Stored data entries
□ □ □ □

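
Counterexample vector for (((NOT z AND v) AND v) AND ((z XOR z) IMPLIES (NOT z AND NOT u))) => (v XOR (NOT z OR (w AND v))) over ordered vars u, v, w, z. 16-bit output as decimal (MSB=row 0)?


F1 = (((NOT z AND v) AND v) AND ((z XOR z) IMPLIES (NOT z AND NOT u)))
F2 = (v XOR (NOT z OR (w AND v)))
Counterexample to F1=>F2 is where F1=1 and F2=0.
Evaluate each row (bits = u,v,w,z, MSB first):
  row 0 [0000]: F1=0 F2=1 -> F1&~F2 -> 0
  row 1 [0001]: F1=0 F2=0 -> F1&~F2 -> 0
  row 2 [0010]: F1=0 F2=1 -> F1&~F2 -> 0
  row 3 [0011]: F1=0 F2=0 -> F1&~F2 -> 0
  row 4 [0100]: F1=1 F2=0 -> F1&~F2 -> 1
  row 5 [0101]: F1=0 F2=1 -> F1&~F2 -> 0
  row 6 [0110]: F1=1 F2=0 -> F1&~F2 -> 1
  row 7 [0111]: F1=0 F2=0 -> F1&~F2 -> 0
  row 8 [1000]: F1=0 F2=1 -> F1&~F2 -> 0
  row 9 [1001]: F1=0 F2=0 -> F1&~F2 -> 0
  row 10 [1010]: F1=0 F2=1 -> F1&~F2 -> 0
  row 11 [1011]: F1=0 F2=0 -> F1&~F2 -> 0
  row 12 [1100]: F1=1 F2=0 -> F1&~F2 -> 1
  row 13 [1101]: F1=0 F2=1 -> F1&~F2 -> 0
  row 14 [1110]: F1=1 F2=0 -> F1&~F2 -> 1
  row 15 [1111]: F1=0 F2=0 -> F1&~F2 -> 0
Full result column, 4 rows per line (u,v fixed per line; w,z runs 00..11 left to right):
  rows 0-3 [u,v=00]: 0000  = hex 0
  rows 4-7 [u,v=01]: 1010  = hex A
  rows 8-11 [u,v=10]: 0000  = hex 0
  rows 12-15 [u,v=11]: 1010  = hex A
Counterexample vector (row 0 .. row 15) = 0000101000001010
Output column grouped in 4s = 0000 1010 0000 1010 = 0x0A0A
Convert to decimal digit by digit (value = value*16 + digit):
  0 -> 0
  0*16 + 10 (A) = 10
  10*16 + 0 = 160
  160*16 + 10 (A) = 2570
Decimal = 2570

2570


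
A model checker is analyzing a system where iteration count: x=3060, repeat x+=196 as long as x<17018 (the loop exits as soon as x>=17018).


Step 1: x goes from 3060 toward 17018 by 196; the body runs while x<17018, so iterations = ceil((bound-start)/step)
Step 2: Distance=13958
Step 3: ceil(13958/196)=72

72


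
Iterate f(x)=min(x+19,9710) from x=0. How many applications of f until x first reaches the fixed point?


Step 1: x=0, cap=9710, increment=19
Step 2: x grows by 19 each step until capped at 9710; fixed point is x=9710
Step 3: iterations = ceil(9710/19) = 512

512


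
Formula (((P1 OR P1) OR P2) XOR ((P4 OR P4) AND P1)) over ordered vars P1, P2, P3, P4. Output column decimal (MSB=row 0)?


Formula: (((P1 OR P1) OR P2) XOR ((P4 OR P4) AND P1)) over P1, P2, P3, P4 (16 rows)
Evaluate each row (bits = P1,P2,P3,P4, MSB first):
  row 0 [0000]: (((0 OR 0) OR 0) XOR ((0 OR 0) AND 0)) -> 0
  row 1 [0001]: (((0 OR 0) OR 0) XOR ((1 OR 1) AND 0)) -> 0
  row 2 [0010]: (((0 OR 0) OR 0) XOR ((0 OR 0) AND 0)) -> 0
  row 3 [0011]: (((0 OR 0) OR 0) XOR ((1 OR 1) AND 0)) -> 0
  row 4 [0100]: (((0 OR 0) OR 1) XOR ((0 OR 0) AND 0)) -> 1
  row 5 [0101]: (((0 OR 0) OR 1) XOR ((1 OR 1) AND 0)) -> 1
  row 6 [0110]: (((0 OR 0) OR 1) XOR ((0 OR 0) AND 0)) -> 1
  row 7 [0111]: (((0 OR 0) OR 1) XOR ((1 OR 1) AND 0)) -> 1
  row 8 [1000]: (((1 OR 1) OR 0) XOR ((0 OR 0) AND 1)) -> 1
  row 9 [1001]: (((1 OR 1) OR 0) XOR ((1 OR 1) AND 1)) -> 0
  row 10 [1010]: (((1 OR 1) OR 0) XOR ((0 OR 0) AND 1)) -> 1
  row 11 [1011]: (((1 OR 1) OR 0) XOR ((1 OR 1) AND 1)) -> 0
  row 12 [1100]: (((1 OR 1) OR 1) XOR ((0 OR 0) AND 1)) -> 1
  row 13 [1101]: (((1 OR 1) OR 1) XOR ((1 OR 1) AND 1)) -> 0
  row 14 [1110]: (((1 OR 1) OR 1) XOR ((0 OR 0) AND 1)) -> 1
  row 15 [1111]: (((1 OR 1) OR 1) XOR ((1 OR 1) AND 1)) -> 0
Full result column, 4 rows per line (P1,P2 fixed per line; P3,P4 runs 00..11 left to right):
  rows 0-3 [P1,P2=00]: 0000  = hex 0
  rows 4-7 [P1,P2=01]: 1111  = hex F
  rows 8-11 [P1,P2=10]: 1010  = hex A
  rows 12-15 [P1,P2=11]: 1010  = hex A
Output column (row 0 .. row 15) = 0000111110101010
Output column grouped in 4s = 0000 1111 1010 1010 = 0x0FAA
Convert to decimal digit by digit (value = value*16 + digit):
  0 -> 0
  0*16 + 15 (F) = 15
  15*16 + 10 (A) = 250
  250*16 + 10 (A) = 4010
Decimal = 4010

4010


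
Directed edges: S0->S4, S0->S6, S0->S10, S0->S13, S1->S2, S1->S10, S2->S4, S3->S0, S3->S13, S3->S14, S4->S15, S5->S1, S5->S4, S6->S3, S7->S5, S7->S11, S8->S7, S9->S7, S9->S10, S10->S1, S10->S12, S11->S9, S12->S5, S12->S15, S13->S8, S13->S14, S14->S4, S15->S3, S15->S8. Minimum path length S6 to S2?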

□ □ □ □

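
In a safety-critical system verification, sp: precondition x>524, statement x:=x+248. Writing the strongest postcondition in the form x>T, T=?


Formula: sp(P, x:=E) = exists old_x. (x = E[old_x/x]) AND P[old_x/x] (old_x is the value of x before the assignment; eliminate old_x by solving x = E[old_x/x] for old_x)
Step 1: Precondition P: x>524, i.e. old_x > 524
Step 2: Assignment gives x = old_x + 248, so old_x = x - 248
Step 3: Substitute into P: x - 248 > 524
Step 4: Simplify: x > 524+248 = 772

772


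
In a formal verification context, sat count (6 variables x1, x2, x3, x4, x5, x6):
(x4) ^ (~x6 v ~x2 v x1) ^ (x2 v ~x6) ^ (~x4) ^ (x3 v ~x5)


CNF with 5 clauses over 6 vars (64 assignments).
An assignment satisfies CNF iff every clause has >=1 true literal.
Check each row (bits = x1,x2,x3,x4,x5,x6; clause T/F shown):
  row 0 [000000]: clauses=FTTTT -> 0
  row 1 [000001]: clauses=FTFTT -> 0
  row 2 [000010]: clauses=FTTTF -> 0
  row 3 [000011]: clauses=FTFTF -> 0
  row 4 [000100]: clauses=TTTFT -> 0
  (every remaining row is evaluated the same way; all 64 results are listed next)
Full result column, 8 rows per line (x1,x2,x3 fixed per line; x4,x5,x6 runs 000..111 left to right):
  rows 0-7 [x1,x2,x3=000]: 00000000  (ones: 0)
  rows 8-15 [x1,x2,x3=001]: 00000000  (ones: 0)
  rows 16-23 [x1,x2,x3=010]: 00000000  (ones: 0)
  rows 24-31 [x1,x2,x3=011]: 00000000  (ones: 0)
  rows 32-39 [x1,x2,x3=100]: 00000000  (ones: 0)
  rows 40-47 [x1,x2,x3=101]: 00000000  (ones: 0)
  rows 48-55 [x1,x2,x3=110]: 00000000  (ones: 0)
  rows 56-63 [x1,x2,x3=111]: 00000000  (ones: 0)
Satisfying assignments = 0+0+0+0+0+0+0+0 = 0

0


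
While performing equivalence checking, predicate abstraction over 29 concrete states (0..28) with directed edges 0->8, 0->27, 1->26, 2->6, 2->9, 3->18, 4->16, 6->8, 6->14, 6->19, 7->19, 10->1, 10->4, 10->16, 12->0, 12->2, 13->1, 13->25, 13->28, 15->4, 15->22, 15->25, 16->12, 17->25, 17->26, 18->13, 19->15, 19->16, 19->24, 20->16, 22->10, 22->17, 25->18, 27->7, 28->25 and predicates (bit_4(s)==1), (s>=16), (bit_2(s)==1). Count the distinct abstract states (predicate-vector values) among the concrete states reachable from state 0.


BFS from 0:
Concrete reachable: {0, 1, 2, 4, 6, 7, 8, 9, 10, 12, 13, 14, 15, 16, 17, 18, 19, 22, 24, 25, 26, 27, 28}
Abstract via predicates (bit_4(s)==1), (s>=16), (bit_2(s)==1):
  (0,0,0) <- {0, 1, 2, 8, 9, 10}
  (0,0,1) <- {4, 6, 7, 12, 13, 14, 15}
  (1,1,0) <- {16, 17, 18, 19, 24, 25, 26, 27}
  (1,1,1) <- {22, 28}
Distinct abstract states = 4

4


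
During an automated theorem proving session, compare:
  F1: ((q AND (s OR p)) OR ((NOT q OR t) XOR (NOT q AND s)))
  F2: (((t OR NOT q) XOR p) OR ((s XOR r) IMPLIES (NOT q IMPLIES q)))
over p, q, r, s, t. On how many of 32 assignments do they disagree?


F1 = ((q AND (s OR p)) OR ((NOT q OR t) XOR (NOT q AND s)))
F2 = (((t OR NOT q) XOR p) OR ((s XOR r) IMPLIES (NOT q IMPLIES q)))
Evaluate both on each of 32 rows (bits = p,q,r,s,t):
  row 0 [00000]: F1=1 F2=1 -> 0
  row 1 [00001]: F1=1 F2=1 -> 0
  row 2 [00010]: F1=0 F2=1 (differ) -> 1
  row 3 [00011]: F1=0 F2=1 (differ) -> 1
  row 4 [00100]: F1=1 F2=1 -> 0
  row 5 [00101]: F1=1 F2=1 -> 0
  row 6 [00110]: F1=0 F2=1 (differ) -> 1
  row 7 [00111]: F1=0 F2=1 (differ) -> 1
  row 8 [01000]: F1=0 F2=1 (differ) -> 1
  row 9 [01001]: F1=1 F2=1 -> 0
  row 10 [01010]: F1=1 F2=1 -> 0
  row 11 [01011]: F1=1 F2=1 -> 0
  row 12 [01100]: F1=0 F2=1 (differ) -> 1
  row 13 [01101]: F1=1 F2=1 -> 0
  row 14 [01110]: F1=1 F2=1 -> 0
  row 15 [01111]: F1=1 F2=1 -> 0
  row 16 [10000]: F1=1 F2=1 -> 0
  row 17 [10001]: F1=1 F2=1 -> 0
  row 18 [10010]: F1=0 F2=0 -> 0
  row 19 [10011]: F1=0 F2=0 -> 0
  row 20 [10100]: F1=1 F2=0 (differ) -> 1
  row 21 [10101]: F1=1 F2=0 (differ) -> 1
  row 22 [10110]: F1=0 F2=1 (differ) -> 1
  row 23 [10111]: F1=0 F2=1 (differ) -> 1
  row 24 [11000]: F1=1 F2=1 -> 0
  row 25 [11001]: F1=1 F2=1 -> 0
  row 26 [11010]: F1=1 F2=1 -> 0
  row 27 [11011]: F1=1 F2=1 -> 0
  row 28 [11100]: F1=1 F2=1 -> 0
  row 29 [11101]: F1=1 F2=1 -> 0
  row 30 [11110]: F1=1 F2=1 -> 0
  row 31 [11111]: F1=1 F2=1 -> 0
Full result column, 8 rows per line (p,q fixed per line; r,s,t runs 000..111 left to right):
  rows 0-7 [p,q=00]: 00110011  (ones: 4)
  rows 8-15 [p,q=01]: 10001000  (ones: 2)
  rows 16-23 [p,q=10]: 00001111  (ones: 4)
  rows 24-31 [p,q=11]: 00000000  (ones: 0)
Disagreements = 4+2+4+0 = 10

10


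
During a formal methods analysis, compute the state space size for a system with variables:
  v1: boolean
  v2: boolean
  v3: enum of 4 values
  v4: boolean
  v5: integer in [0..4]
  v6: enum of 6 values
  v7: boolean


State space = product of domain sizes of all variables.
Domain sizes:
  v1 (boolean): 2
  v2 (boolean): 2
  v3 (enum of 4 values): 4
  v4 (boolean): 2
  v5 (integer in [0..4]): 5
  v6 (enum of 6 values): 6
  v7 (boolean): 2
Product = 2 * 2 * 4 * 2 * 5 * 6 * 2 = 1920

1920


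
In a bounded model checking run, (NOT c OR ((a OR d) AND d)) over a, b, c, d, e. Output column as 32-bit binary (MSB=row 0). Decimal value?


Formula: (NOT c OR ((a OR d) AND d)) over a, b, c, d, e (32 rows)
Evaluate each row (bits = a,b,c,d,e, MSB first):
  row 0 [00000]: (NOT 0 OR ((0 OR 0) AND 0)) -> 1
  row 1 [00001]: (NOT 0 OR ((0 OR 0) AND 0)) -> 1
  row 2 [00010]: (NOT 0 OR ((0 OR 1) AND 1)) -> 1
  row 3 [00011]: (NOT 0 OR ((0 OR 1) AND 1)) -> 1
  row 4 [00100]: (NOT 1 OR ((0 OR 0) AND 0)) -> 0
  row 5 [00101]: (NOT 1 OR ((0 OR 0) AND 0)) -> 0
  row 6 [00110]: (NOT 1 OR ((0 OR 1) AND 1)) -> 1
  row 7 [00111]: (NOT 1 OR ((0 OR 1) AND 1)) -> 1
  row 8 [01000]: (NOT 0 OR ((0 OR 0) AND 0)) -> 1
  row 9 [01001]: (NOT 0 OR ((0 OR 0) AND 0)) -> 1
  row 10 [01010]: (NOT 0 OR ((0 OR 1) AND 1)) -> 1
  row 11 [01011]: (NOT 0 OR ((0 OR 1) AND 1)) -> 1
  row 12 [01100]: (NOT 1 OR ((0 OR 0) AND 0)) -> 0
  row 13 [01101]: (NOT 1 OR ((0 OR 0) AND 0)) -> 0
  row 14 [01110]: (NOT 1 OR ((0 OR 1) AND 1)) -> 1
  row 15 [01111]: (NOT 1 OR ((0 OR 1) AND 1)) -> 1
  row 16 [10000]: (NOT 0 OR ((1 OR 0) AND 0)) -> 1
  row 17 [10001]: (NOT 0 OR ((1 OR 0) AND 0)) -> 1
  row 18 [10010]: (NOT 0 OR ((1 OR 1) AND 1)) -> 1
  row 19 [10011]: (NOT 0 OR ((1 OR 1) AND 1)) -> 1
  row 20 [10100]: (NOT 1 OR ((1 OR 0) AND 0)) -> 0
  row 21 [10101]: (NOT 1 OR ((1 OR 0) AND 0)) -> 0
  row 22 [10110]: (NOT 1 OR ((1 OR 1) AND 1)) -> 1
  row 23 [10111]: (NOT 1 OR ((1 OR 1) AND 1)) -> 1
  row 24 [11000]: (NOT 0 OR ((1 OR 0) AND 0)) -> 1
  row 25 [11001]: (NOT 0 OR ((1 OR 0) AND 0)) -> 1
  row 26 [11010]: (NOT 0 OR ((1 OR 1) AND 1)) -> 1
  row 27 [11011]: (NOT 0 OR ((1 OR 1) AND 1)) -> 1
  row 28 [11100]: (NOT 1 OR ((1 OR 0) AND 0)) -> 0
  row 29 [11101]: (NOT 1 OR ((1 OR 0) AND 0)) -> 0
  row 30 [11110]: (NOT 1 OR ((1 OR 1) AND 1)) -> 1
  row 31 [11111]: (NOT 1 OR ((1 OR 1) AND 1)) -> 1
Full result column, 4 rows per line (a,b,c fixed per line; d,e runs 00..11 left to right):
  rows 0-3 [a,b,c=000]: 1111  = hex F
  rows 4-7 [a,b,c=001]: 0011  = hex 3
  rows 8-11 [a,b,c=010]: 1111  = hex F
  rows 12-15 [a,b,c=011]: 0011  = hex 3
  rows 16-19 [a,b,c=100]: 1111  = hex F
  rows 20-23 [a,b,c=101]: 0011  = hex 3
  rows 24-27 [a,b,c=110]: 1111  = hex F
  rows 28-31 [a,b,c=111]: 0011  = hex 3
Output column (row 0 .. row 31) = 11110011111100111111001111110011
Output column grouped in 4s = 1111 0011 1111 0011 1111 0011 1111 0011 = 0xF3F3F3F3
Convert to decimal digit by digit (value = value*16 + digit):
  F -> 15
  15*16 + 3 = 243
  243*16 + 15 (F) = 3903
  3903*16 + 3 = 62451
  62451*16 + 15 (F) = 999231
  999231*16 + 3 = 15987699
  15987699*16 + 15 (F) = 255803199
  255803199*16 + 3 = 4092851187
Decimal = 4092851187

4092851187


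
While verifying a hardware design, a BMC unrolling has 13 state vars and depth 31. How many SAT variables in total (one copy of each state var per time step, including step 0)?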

□ □ □ □

YOUR TASK >>
Search the data above for the string "formal" and return every line that has it.

WRITTEN SOLUTION >>
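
In a formal verification context, sat count (6 variables x1, x2, x3, x4, x5, x6):
During a formal methods analysis, compute the state space size for a system with variables: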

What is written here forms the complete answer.